▶ Exercise description
As the answer, set down the lines below from the one containing "R4 (presence reliance): not" through the one containing "Conventions: a record", exactly and inclusively, and no others.

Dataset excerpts
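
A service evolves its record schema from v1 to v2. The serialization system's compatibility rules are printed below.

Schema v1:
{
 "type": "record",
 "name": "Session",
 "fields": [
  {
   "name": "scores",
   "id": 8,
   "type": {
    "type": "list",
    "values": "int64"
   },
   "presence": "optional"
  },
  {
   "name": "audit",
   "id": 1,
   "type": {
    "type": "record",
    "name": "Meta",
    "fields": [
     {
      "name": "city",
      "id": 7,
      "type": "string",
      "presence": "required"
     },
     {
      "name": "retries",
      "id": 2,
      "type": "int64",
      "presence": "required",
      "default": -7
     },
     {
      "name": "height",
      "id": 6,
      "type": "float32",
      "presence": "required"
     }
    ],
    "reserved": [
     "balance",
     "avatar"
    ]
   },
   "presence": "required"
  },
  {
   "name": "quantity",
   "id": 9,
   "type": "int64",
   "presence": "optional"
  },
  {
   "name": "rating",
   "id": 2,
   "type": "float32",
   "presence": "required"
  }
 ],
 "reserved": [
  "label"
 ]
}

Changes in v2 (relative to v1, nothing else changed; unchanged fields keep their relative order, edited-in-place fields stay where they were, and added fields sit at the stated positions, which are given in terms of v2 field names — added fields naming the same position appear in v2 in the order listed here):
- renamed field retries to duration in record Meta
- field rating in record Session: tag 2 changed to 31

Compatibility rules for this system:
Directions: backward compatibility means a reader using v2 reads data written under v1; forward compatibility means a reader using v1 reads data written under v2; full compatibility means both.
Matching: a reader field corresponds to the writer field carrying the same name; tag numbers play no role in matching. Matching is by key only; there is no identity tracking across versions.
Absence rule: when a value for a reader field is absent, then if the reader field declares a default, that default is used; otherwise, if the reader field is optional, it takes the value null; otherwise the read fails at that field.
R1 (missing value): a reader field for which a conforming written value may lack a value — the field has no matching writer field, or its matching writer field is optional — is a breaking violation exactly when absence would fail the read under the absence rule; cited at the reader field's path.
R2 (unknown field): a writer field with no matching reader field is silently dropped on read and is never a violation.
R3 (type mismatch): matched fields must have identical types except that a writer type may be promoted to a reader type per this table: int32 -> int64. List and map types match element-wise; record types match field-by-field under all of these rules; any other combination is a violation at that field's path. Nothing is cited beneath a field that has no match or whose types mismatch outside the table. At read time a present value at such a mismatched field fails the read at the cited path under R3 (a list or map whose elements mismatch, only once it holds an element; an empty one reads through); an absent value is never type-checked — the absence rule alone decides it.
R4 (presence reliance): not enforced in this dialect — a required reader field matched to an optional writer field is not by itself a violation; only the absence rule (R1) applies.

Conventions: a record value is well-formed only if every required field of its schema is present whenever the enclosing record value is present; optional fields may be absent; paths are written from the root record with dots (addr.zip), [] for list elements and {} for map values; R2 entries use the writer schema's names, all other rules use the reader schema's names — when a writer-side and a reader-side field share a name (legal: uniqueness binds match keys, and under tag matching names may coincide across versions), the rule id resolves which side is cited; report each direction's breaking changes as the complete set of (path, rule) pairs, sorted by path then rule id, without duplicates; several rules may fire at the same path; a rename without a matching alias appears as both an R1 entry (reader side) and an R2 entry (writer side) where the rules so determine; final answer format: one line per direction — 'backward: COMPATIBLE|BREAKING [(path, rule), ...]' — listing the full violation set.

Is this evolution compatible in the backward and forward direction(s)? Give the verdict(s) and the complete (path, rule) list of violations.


in Session below, arrows point writer -> reader
backward on Session — v2 reading data written by v1:
  writer optional, list<int64> -> list<int64>: reader scores maps from writer scores
  writer required, Meta -> Meta: reader audit maps from writer audit
  writer optional, int64 -> int64: reader quantity maps from writer quantity
  writer required, float32 -> float32: reader rating maps from writer rating
  writer required, string -> string: reader audit.city maps from writer audit.city
  audit.duration: no writer match
  writer required, float32 -> float32: reader audit.height maps from writer audit.height
  leftover writer field: audit.retries
  => no violations; backward on Session: COMPATIBLE
forward on Session — v1 reading data written by v2:
  writer optional, list<int64> -> list<int64>: reader scores maps from writer scores
  writer required, Meta -> Meta: reader audit maps from writer audit
  writer optional, int64 -> int64: reader quantity maps from writer quantity
  writer required, float32 -> float32: reader rating maps from writer rating
  writer required, string -> string: reader audit.city maps from writer audit.city
  audit.retries: no writer match
  writer required, float32 -> float32: reader audit.height maps from writer audit.height
  leftover writer field: audit.duration
  => no violations; forward on Session: COMPATIBLE

backward: COMPATIBLE []; forward: COMPATIBLE []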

▶ Response
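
R4 (presence reliance): not enforced in this dialect — a required reader field matched to an optional writer field is not by itself a violation; only the absence rule (R1) applies.

Conventions: a record value is well-formed only if every required field of its schema is present whenever the enclosing record value is present; optional fields may be absent; paths are written from the root record with dots (addr.zip), [] for list elements and {} for map values; R2 entries use the writer schema's names, all other rules use the reader schema's names — when a writer-side and a reader-side field share a name (legal: uniqueness binds match keys, and under tag matching names may coincide across versions), the rule id resolves which side is cited; report each direction's breaking changes as the complete set of (path, rule) pairs, sorted by path then rule id, without duplicates; several rules may fire at the same path; a rename without a matching alias appears as both an R1 entry (reader side) and an R2 entry (writer side) where the rules so determine; final answer format: one line per direction — 'backward: COMPATIBLE|BREAKING [(path, rule), ...]' — listing the full violation set.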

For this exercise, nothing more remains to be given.